**YOUR GOAL**
Please retype the records that appear below, exactly and in full.

[[ RECORDS SHOWN, beginning ]]

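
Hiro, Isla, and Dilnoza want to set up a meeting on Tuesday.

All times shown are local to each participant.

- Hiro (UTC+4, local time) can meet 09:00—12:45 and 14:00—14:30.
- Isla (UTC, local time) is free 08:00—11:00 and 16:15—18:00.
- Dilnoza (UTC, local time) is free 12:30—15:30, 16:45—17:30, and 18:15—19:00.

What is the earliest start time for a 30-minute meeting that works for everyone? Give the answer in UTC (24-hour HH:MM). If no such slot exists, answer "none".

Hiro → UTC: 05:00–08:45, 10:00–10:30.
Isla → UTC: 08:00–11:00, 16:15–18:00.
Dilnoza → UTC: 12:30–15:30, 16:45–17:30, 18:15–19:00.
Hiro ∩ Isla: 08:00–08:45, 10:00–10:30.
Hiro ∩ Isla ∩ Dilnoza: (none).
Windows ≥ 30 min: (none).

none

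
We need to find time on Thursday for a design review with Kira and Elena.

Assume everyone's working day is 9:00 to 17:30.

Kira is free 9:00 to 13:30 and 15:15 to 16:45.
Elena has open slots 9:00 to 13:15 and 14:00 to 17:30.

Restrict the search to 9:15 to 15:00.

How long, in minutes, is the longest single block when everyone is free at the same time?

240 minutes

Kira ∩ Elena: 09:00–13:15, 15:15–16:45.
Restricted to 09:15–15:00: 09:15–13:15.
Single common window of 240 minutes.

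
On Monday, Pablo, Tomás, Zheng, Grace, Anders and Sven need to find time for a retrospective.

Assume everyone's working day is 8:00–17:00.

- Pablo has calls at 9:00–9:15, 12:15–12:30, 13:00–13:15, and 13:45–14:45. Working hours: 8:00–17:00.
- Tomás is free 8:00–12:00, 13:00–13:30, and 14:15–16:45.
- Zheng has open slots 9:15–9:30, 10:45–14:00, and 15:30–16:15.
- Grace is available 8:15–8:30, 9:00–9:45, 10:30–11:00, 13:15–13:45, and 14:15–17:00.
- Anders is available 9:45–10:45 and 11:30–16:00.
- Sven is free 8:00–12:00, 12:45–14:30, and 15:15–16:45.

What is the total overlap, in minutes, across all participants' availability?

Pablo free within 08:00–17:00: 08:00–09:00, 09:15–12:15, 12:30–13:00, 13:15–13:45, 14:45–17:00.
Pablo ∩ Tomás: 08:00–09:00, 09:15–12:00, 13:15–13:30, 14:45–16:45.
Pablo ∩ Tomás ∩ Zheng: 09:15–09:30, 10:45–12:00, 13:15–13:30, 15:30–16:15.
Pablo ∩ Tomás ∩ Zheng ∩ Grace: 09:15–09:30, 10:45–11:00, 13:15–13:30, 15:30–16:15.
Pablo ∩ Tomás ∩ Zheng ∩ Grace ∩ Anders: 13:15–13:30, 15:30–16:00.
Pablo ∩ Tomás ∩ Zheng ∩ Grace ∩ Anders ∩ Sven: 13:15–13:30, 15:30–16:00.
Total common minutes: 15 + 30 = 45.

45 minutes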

[[ RECORDS SHOWN, end ]]

**WORKED SOLUTION**
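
Hiro, Isla, and Dilnoza want to set up a meeting on Tuesday.

All times shown are local to each participant.

- Hiro (UTC+4, local time) can meet 09:00—12:45 and 14:00—14:30.
- Isla (UTC, local time) is free 08:00—11:00 and 16:15—18:00.
- Dilnoza (UTC, local time) is free 12:30—15:30, 16:45—17:30, and 18:15—19:00.

What is the earliest start time for a 30-minute meeting that works for everyone? Give the answer in UTC (24-hour HH:MM). If no such slot exists, answer "none".

Hiro → UTC: 05:00–08:45, 10:00–10:30.
Isla → UTC: 08:00–11:00, 16:15–18:00.
Dilnoza → UTC: 12:30–15:30, 16:45–17:30, 18:15–19:00.
Hiro ∩ Isla: 08:00–08:45, 10:00–10:30.
Hiro ∩ Isla ∩ Dilnoza: (none).
Windows ≥ 30 min: (none).

none

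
We need to find time on Thursday for a design review with Kira and Elena.

Assume everyone's working day is 9:00 to 17:30.

Kira is free 9:00 to 13:30 and 15:15 to 16:45.
Elena has open slots 9:00 to 13:15 and 14:00 to 17:30.

Restrict the search to 9:15 to 15:00.

How long, in minutes, is the longest single block when everyone is free at the same time?

240 minutes

Kira ∩ Elena: 09:00–13:15, 15:15–16:45.
Restricted to 09:15–15:00: 09:15–13:15.
Single common window of 240 minutes.

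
On Monday, Pablo, Tomás, Zheng, Grace, Anders and Sven need to find time for a retrospective.

Assume everyone's working day is 8:00–17:00.

- Pablo has calls at 9:00–9:15, 12:15–12:30, 13:00–13:15, and 13:45–14:45. Working hours: 8:00–17:00.
- Tomás is free 8:00–12:00, 13:00–13:30, and 14:15–16:45.
- Zheng has open slots 9:15–9:30, 10:45–14:00, and 15:30–16:15.
- Grace is available 8:15–8:30, 9:00–9:45, 10:30–11:00, 13:15–13:45, and 14:15–17:00.
- Anders is available 9:45–10:45 and 11:30–16:00.
- Sven is free 8:00–12:00, 12:45–14:30, and 15:15–16:45.

What is the total overlap, in minutes, across all participants' availability?

Pablo free within 08:00–17:00: 08:00–09:00, 09:15–12:15, 12:30–13:00, 13:15–13:45, 14:45–17:00.
Pablo ∩ Tomás: 08:00–09:00, 09:15–12:00, 13:15–13:30, 14:45–16:45.
Pablo ∩ Tomás ∩ Zheng: 09:15–09:30, 10:45–12:00, 13:15–13:30, 15:30–16:15.
Pablo ∩ Tomás ∩ Zheng ∩ Grace: 09:15–09:30, 10:45–11:00, 13:15–13:30, 15:30–16:15.
Pablo ∩ Tomás ∩ Zheng ∩ Grace ∩ Anders: 13:15–13:30, 15:30–16:00.
Pablo ∩ Tomás ∩ Zheng ∩ Grace ∩ Anders ∩ Sven: 13:15–13:30, 15:30–16:00.
Total common minutes: 15 + 30 = 45.

45 minutes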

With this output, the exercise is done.